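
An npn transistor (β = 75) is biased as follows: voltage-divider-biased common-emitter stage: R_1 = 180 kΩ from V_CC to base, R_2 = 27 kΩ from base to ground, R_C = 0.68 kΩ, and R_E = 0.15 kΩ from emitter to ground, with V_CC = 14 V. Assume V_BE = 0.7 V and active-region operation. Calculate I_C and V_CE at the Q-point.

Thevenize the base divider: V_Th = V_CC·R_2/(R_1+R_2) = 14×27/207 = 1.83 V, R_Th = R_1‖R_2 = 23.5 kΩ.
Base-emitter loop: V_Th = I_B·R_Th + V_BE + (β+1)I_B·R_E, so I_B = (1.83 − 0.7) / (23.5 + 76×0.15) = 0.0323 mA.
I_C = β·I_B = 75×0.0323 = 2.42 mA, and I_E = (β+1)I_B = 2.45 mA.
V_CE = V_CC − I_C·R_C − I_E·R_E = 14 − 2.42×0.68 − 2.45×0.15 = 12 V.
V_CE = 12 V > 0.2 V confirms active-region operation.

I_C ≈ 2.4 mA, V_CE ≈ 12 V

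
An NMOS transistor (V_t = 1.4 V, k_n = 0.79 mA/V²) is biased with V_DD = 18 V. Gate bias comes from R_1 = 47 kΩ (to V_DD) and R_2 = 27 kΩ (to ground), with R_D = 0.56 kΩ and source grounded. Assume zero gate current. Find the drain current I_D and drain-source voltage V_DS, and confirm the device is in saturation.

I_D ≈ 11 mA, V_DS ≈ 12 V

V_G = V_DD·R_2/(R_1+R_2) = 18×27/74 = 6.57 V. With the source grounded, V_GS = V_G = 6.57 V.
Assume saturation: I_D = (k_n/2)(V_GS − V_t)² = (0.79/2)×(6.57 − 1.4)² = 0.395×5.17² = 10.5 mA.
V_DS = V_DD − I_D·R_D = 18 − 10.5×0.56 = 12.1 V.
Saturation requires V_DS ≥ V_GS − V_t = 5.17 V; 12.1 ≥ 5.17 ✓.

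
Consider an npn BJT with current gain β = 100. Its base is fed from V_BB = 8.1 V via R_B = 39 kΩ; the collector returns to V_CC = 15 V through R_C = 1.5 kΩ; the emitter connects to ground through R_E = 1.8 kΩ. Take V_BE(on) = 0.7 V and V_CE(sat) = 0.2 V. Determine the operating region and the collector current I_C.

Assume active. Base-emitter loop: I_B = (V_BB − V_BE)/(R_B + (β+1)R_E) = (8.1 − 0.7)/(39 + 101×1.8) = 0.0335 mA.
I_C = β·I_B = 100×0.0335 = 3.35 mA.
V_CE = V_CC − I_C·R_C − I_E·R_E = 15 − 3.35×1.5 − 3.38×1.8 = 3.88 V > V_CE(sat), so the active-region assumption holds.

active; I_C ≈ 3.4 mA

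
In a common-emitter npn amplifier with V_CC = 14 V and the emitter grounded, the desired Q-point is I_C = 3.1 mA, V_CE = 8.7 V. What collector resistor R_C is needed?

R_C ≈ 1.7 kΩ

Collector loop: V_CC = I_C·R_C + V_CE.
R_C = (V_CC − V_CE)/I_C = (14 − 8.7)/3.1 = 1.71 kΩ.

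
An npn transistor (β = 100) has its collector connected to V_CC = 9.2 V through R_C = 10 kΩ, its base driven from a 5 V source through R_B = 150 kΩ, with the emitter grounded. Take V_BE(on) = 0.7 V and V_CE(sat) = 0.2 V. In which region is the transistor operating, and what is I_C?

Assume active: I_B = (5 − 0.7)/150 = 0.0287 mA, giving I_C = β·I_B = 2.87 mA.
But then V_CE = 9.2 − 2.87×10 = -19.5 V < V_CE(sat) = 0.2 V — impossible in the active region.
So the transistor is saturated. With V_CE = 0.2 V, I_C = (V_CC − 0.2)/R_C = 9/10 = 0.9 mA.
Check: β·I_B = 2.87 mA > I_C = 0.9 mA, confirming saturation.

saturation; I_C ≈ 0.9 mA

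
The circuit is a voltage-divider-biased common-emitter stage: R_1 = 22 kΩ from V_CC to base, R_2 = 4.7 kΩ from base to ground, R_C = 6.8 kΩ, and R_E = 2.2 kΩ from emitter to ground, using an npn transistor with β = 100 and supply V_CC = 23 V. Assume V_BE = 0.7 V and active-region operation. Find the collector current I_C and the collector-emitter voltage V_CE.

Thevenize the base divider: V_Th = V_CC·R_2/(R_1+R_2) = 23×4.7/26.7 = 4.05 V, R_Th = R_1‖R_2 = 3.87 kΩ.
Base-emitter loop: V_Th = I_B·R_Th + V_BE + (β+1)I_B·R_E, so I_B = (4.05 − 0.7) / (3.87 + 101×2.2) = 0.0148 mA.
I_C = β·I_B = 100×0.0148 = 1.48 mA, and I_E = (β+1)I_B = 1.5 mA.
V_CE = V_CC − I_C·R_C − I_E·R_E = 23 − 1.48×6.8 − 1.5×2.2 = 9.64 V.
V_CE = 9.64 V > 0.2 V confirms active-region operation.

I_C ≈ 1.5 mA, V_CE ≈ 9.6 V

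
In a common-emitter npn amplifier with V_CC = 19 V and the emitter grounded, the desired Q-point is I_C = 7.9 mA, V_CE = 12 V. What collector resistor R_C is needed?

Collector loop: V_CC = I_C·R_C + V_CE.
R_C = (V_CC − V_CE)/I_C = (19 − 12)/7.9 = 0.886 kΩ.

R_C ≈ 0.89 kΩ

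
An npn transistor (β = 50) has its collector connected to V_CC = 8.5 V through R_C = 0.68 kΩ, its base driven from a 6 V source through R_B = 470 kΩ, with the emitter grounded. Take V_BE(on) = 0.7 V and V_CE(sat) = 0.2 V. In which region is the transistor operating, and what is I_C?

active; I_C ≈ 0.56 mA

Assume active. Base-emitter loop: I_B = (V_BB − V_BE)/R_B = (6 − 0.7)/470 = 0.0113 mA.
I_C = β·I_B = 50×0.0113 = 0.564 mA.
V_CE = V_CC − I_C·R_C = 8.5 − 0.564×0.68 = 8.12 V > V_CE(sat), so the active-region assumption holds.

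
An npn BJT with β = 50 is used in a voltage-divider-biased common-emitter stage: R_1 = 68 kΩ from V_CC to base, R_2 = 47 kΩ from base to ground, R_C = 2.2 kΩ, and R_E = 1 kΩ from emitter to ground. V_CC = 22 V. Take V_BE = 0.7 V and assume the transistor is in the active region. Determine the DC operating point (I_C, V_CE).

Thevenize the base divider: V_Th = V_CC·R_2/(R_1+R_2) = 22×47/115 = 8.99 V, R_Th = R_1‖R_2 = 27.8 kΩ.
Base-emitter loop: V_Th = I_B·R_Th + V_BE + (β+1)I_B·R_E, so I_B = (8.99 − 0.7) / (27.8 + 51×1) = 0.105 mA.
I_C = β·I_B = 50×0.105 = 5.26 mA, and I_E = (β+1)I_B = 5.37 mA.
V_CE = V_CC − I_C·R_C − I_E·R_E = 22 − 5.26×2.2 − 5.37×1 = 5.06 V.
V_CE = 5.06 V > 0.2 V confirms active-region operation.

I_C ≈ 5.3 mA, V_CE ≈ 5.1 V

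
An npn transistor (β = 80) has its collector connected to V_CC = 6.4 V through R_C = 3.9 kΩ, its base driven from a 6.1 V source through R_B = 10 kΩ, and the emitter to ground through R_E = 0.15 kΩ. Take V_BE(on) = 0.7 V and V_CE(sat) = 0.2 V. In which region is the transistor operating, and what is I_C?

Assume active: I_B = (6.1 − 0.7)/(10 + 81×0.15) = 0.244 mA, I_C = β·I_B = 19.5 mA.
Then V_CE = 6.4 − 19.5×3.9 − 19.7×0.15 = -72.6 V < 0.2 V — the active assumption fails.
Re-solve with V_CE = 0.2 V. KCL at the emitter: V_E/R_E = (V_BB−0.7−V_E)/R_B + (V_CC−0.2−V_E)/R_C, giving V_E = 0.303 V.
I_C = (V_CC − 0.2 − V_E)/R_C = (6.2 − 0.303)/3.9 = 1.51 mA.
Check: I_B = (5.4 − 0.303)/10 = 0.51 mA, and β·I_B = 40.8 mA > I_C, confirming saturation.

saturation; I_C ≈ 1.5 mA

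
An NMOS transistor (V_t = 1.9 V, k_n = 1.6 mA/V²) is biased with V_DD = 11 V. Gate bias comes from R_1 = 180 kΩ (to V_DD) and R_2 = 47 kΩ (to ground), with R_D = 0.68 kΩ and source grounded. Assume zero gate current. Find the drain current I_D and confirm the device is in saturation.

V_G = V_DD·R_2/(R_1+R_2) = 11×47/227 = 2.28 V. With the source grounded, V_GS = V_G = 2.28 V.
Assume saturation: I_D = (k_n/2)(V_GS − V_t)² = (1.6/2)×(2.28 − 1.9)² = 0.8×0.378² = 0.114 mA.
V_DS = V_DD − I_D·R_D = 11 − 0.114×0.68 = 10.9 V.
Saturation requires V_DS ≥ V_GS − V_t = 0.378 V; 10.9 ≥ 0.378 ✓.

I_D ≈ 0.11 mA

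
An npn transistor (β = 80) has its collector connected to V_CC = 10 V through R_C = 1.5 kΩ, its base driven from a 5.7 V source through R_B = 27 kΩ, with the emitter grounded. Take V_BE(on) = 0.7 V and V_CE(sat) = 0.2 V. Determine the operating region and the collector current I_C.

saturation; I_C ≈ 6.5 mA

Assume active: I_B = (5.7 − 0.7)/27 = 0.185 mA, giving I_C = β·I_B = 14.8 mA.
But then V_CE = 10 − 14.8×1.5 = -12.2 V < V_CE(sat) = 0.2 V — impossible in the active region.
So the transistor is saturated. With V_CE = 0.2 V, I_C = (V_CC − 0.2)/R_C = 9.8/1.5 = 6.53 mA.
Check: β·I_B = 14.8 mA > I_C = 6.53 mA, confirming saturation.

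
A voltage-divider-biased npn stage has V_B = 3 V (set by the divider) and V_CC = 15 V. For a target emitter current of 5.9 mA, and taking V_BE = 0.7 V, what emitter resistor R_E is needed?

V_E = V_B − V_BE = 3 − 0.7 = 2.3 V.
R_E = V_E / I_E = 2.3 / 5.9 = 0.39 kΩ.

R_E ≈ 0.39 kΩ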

------------------------------------------------------------------------

Goal of the exercise:
Once the line with "An NMOS transistor (V_t = 1.9" is located in the data above, repeat it and every later line through the end, exactly.

Your response:
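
An NMOS transistor (V_t = 1.9 V, k_n = 1.6 mA/V²) is biased with V_DD = 11 V. Gate bias comes from R_1 = 180 kΩ (to V_DD) and R_2 = 47 kΩ (to ground), with R_D = 0.68 kΩ and source grounded. Assume zero gate current. Find the drain current I_D and confirm the device is in saturation.

V_G = V_DD·R_2/(R_1+R_2) = 11×47/227 = 2.28 V. With the source grounded, V_GS = V_G = 2.28 V.
Assume saturation: I_D = (k_n/2)(V_GS − V_t)² = (1.6/2)×(2.28 − 1.9)² = 0.8×0.378² = 0.114 mA.
V_DS = V_DD − I_D·R_D = 11 − 0.114×0.68 = 10.9 V.
Saturation requires V_DS ≥ V_GS − V_t = 0.378 V; 10.9 ≥ 0.378 ✓.

I_D ≈ 0.11 mA

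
An npn transistor (β = 80) has its collector connected to V_CC = 10 V through R_C = 1.5 kΩ, its base driven from a 5.7 V source through R_B = 27 kΩ, with the emitter grounded. Take V_BE(on) = 0.7 V and V_CE(sat) = 0.2 V. Determine the operating region and the collector current I_C.

saturation; I_C ≈ 6.5 mA

Assume active: I_B = (5.7 − 0.7)/27 = 0.185 mA, giving I_C = β·I_B = 14.8 mA.
But then V_CE = 10 − 14.8×1.5 = -12.2 V < V_CE(sat) = 0.2 V — impossible in the active region.
So the transistor is saturated. With V_CE = 0.2 V, I_C = (V_CC − 0.2)/R_C = 9.8/1.5 = 6.53 mA.
Check: β·I_B = 14.8 mA > I_C = 6.53 mA, confirming saturation.

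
A voltage-divider-biased npn stage has V_B = 3 V (set by the divider) and V_CC = 15 V. For a target emitter current of 5.9 mA, and taking V_BE = 0.7 V, what emitter resistor R_E is needed?

V_E = V_B − V_BE = 3 − 0.7 = 2.3 V.
R_E = V_E / I_E = 2.3 / 5.9 = 0.39 kΩ.

R_E ≈ 0.39 kΩ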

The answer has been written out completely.